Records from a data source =

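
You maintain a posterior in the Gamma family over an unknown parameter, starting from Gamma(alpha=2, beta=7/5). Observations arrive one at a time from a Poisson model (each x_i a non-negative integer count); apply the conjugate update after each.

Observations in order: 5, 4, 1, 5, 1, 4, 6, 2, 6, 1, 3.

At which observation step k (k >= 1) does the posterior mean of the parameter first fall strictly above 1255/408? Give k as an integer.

obs 1: x=5 → posterior Gamma(7, 12/5)
obs 2: x=4 → posterior Gamma(11, 17/5)
obs 3: x=1 → posterior Gamma(12, 22/5)
obs 4: x=5 → posterior Gamma(17, 27/5)
obs 5: x=1 → posterior Gamma(18, 32/5)
obs 6: x=4 → posterior Gamma(22, 37/5)
obs 7: x=6 → posterior Gamma(28, 42/5)
obs 8: x=2 → posterior Gamma(30, 47/5)
obs 9: x=6 → posterior Gamma(36, 52/5)
obs 10: x=1 → posterior Gamma(37, 57/5)
obs 11: x=3 → posterior Gamma(40, 62/5)

k = 2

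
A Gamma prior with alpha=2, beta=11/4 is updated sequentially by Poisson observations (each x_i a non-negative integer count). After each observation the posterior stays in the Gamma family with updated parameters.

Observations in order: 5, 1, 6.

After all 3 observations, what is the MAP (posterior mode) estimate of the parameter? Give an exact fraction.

52/23

obs 1: x=5 → posterior Gamma(7, 15/4)
obs 2: x=1 → posterior Gamma(8, 19/4)
obs 3: x=6 → posterior Gamma(14, 23/4)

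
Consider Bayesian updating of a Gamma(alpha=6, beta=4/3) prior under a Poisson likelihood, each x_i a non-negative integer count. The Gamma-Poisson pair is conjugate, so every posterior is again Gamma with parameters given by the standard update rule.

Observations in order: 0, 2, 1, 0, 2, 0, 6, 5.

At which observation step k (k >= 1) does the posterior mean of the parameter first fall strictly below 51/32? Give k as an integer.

obs 1: x=0 → posterior Gamma(6, 7/3)
obs 2: x=2 → posterior Gamma(8, 10/3)
obs 3: x=1 → posterior Gamma(9, 13/3)
obs 4: x=0 → posterior Gamma(9, 16/3)
obs 5: x=2 → posterior Gamma(11, 19/3)
obs 6: x=0 → posterior Gamma(11, 22/3)
obs 7: x=6 → posterior Gamma(17, 25/3)
obs 8: x=5 → posterior Gamma(22, 28/3)

k = 6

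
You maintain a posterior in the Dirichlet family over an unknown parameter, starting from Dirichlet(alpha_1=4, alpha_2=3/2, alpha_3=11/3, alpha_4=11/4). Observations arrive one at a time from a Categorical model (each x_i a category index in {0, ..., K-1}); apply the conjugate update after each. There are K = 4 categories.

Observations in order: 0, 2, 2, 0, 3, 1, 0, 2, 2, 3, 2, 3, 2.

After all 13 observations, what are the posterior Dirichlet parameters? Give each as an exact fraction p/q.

alpha_1=7, alpha_2=5/2, alpha_3=29/3, alpha_4=23/4

obs 1: x=0 → posterior Dirichlet(5, 3/2, 11/3, 11/4)
obs 2: x=2 → posterior Dirichlet(5, 3/2, 14/3, 11/4)
obs 3: x=2 → posterior Dirichlet(5, 3/2, 17/3, 11/4)
obs 4: x=0 → posterior Dirichlet(6, 3/2, 17/3, 11/4)
obs 5: x=3 → posterior Dirichlet(6, 3/2, 17/3, 15/4)
obs 6: x=1 → posterior Dirichlet(6, 5/2, 17/3, 15/4)
obs 7: x=0 → posterior Dirichlet(7, 5/2, 17/3, 15/4)
obs 8: x=2 → posterior Dirichlet(7, 5/2, 20/3, 15/4)
obs 9: x=2 → posterior Dirichlet(7, 5/2, 23/3, 15/4)
obs 10: x=3 → posterior Dirichlet(7, 5/2, 23/3, 19/4)
obs 11: x=2 → posterior Dirichlet(7, 5/2, 26/3, 19/4)
obs 12: x=3 → posterior Dirichlet(7, 5/2, 26/3, 23/4)
obs 13: x=2 → posterior Dirichlet(7, 5/2, 29/3, 23/4)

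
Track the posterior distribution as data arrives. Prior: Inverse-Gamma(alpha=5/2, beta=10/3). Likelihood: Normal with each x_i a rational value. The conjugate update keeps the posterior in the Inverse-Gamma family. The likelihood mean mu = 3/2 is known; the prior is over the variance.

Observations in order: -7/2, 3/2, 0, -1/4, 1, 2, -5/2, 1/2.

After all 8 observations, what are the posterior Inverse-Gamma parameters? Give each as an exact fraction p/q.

obs 1: x=-7/2 → posterior Inverse-Gamma(3, 95/6)
obs 2: x=3/2 → posterior Inverse-Gamma(7/2, 95/6)
obs 3: x=0 → posterior Inverse-Gamma(4, 407/24)
obs 4: x=-1/4 → posterior Inverse-Gamma(9/2, 1775/96)
obs 5: x=1 → posterior Inverse-Gamma(5, 1787/96)
obs 6: x=2 → posterior Inverse-Gamma(11/2, 1799/96)
obs 7: x=-5/2 → posterior Inverse-Gamma(6, 2567/96)
obs 8: x=1/2 → posterior Inverse-Gamma(13/2, 2615/96)

alpha=13/2, beta=2615/96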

Your instructions = Every entry shown earlier is to be returned exactly, line for line.

Exercise response =
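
You maintain a posterior in the Gamma family over an unknown parameter, starting from Gamma(alpha=2, beta=7/5). Observations arrive one at a time from a Poisson model (each x_i a non-negative integer count); apply the conjugate update after each.

Observations in order: 5, 4, 1, 5, 1, 4, 6, 2, 6, 1, 3.

At which observation step k (k >= 1) does the posterior mean of the parameter first fall strictly above 1255/408? Give k as an integer.

obs 1: x=5 → posterior Gamma(7, 12/5)
obs 2: x=4 → posterior Gamma(11, 17/5)
obs 3: x=1 → posterior Gamma(12, 22/5)
obs 4: x=5 → posterior Gamma(17, 27/5)
obs 5: x=1 → posterior Gamma(18, 32/5)
obs 6: x=4 → posterior Gamma(22, 37/5)
obs 7: x=6 → posterior Gamma(28, 42/5)
obs 8: x=2 → posterior Gamma(30, 47/5)
obs 9: x=6 → posterior Gamma(36, 52/5)
obs 10: x=1 → posterior Gamma(37, 57/5)
obs 11: x=3 → posterior Gamma(40, 62/5)

k = 2

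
A Gamma prior with alpha=2, beta=11/4 is updated sequentially by Poisson observations (each x_i a non-negative integer count). After each observation the posterior stays in the Gamma family with updated parameters.

Observations in order: 5, 1, 6.

After all 3 observations, what is the MAP (posterior mode) estimate of the parameter? Give an exact fraction.

52/23

obs 1: x=5 → posterior Gamma(7, 15/4)
obs 2: x=1 → posterior Gamma(8, 19/4)
obs 3: x=6 → posterior Gamma(14, 23/4)

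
Consider Bayesian updating of a Gamma(alpha=6, beta=4/3) prior under a Poisson likelihood, each x_i a non-negative integer count. The Gamma-Poisson pair is conjugate, so every posterior is again Gamma with parameters given by the standard update rule.

Observations in order: 0, 2, 1, 0, 2, 0, 6, 5.

At which observation step k (k >= 1) does the posterior mean of the parameter first fall strictly below 51/32? Give k as an integer.

obs 1: x=0 → posterior Gamma(6, 7/3)
obs 2: x=2 → posterior Gamma(8, 10/3)
obs 3: x=1 → posterior Gamma(9, 13/3)
obs 4: x=0 → posterior Gamma(9, 16/3)
obs 5: x=2 → posterior Gamma(11, 19/3)
obs 6: x=0 → posterior Gamma(11, 22/3)
obs 7: x=6 → posterior Gamma(17, 25/3)
obs 8: x=5 → posterior Gamma(22, 28/3)

k = 6

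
You maintain a posterior in the Dirichlet family over an unknown parameter, starting from Dirichlet(alpha_1=4, alpha_2=3/2, alpha_3=11/3, alpha_4=11/4). Observations arrive one at a time from a Categorical model (each x_i a category index in {0, ..., K-1}); apply the conjugate update after each. There are K = 4 categories.

Observations in order: 0, 2, 2, 0, 3, 1, 0, 2, 2, 3, 2, 3, 2.

After all 13 observations, what are the posterior Dirichlet parameters? Give each as an exact fraction p/q.

alpha_1=7, alpha_2=5/2, alpha_3=29/3, alpha_4=23/4

obs 1: x=0 → posterior Dirichlet(5, 3/2, 11/3, 11/4)
obs 2: x=2 → posterior Dirichlet(5, 3/2, 14/3, 11/4)
obs 3: x=2 → posterior Dirichlet(5, 3/2, 17/3, 11/4)
obs 4: x=0 → posterior Dirichlet(6, 3/2, 17/3, 11/4)
obs 5: x=3 → posterior Dirichlet(6, 3/2, 17/3, 15/4)
obs 6: x=1 → posterior Dirichlet(6, 5/2, 17/3, 15/4)
obs 7: x=0 → posterior Dirichlet(7, 5/2, 17/3, 15/4)
obs 8: x=2 → posterior Dirichlet(7, 5/2, 20/3, 15/4)
obs 9: x=2 → posterior Dirichlet(7, 5/2, 23/3, 15/4)
obs 10: x=3 → posterior Dirichlet(7, 5/2, 23/3, 19/4)
obs 11: x=2 → posterior Dirichlet(7, 5/2, 26/3, 19/4)
obs 12: x=3 → posterior Dirichlet(7, 5/2, 26/3, 23/4)
obs 13: x=2 → posterior Dirichlet(7, 5/2, 29/3, 23/4)

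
Track the posterior distribution as data arrives. Prior: Inverse-Gamma(alpha=5/2, beta=10/3). Likelihood: Normal with each x_i a rational value. The conjugate update keeps the posterior in the Inverse-Gamma family. The likelihood mean mu = 3/2 is known; the prior is over the variance.

Observations in order: -7/2, 3/2, 0, -1/4, 1, 2, -5/2, 1/2.

After all 8 observations, what are the posterior Inverse-Gamma parameters? Give each as an exact fraction p/q.

obs 1: x=-7/2 → posterior Inverse-Gamma(3, 95/6)
obs 2: x=3/2 → posterior Inverse-Gamma(7/2, 95/6)
obs 3: x=0 → posterior Inverse-Gamma(4, 407/24)
obs 4: x=-1/4 → posterior Inverse-Gamma(9/2, 1775/96)
obs 5: x=1 → posterior Inverse-Gamma(5, 1787/96)
obs 6: x=2 → posterior Inverse-Gamma(11/2, 1799/96)
obs 7: x=-5/2 → posterior Inverse-Gamma(6, 2567/96)
obs 8: x=1/2 → posterior Inverse-Gamma(13/2, 2615/96)

alpha=13/2, beta=2615/96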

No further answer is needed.